#### Records for the task:

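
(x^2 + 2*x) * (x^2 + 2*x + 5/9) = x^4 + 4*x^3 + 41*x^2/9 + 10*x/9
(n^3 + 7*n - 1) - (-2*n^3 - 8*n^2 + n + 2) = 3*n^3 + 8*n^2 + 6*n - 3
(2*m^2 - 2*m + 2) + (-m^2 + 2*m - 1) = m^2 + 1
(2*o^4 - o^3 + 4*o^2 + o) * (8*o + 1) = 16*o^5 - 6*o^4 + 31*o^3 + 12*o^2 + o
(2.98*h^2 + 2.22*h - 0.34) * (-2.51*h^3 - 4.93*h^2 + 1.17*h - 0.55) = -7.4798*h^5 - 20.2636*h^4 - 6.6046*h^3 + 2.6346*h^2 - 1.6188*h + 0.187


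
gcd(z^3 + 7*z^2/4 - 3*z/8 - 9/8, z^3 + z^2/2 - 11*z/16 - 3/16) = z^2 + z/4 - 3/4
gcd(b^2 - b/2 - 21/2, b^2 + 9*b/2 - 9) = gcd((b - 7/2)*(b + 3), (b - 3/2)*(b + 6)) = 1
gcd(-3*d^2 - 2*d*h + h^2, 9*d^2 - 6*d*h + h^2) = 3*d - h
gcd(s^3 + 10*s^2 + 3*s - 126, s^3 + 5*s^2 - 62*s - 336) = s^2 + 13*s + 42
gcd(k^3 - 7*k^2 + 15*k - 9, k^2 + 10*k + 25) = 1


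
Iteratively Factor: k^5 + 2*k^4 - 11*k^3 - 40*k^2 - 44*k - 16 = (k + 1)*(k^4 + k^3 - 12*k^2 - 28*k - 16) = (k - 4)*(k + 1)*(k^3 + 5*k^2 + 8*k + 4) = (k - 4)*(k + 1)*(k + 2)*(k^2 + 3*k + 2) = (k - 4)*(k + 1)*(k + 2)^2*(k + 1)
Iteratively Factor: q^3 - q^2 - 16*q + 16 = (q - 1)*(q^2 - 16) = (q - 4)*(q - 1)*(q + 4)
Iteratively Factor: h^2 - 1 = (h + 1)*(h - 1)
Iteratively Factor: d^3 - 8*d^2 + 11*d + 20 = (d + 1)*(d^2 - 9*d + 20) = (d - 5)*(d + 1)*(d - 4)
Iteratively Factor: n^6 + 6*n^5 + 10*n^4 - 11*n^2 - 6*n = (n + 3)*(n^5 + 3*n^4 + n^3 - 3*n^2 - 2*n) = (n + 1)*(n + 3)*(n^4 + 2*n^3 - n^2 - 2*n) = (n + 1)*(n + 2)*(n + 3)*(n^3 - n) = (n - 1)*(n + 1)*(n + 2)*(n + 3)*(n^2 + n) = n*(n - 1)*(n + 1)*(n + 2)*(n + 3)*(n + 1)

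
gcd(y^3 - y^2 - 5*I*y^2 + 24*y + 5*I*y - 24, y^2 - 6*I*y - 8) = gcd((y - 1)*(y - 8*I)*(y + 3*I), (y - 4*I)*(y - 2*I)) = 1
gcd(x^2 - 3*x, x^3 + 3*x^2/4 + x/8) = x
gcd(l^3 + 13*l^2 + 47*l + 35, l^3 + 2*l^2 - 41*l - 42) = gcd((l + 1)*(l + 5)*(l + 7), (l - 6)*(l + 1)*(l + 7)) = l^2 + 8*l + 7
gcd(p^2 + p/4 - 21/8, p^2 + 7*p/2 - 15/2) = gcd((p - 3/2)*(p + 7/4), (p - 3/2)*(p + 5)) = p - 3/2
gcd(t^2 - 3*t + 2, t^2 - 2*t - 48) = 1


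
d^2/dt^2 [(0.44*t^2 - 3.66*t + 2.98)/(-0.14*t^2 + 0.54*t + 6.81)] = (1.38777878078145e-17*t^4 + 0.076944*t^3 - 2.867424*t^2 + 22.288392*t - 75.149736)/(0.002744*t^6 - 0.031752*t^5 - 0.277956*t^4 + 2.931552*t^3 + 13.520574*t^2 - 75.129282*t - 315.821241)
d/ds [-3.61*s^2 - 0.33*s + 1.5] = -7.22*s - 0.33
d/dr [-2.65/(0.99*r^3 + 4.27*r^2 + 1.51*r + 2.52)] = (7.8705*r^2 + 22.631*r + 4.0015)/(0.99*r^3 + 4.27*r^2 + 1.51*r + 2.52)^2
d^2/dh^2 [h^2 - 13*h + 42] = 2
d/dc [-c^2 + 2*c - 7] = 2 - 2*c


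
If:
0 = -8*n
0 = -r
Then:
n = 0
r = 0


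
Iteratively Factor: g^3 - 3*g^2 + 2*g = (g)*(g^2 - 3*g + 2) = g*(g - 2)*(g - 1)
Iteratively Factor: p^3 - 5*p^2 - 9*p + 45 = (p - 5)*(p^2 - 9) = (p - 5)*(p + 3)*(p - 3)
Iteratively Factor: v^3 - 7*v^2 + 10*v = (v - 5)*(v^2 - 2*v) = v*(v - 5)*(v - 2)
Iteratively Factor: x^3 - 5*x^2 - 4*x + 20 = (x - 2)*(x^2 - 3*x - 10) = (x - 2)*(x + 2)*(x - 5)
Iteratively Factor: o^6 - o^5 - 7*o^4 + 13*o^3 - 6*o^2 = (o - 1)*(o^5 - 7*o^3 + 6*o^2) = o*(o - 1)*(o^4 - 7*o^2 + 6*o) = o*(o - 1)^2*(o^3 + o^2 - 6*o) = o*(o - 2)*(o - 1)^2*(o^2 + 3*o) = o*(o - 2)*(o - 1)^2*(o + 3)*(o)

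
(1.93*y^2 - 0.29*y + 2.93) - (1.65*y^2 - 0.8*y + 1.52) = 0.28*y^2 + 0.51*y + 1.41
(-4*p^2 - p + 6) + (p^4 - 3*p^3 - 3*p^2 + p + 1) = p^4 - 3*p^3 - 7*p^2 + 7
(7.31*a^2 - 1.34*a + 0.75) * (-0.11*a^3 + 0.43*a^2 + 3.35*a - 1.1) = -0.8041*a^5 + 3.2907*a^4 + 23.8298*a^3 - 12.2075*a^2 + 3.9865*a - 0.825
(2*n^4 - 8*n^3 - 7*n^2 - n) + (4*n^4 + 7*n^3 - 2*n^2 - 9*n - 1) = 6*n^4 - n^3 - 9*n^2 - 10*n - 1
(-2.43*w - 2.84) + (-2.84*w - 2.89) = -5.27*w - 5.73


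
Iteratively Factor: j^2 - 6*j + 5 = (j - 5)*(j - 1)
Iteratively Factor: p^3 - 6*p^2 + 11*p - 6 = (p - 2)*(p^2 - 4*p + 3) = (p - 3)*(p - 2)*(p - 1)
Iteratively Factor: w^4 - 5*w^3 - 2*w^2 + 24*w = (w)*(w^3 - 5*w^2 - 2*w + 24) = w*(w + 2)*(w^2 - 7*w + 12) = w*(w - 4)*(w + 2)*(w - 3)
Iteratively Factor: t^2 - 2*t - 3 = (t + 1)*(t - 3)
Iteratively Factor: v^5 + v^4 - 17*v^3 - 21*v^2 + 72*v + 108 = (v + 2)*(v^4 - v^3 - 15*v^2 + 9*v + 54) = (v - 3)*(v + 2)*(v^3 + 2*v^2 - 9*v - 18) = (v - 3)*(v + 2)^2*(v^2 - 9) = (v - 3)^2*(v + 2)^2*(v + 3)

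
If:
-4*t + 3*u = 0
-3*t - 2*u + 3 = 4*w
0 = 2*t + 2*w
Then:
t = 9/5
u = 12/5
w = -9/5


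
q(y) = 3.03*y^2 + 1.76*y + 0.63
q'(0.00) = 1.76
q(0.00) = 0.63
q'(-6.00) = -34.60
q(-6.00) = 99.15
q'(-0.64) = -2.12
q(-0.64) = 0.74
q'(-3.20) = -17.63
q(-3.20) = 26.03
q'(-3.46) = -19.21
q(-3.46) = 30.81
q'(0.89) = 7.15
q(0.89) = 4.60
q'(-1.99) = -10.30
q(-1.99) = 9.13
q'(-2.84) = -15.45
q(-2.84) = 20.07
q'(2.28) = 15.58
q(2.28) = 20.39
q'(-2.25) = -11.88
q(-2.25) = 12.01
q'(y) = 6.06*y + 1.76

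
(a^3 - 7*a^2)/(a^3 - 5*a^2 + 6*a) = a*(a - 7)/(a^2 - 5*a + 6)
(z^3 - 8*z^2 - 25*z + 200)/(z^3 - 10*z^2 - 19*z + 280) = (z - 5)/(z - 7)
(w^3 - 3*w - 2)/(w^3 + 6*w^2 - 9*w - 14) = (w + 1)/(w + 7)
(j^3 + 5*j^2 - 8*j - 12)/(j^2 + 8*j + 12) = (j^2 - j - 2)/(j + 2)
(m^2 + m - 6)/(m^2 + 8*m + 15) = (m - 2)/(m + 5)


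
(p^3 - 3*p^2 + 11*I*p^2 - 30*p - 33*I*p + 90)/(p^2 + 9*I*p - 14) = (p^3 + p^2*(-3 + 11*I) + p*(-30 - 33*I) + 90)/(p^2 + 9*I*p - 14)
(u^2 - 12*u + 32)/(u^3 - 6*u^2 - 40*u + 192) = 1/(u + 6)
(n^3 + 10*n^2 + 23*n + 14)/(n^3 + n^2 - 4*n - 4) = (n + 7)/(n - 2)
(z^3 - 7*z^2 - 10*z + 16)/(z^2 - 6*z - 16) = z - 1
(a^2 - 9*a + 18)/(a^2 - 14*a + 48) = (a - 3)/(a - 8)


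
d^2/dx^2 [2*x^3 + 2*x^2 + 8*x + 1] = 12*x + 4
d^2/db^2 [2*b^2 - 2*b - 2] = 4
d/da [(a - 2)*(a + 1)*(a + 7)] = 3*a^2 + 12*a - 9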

#### Problem requirements:
Print the records verbatim, stopping after the "gcd(k^3 - 7*k^2" line.

#### Result of the exercise:
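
(x^2 + 2*x) * (x^2 + 2*x + 5/9) = x^4 + 4*x^3 + 41*x^2/9 + 10*x/9
(n^3 + 7*n - 1) - (-2*n^3 - 8*n^2 + n + 2) = 3*n^3 + 8*n^2 + 6*n - 3
(2*m^2 - 2*m + 2) + (-m^2 + 2*m - 1) = m^2 + 1
(2*o^4 - o^3 + 4*o^2 + o) * (8*o + 1) = 16*o^5 - 6*o^4 + 31*o^3 + 12*o^2 + o
(2.98*h^2 + 2.22*h - 0.34) * (-2.51*h^3 - 4.93*h^2 + 1.17*h - 0.55) = -7.4798*h^5 - 20.2636*h^4 - 6.6046*h^3 + 2.6346*h^2 - 1.6188*h + 0.187


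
gcd(z^3 + 7*z^2/4 - 3*z/8 - 9/8, z^3 + z^2/2 - 11*z/16 - 3/16) = z^2 + z/4 - 3/4
gcd(b^2 - b/2 - 21/2, b^2 + 9*b/2 - 9) = gcd((b - 7/2)*(b + 3), (b - 3/2)*(b + 6)) = 1
gcd(-3*d^2 - 2*d*h + h^2, 9*d^2 - 6*d*h + h^2) = 3*d - h
gcd(s^3 + 10*s^2 + 3*s - 126, s^3 + 5*s^2 - 62*s - 336) = s^2 + 13*s + 42
gcd(k^3 - 7*k^2 + 15*k - 9, k^2 + 10*k + 25) = 1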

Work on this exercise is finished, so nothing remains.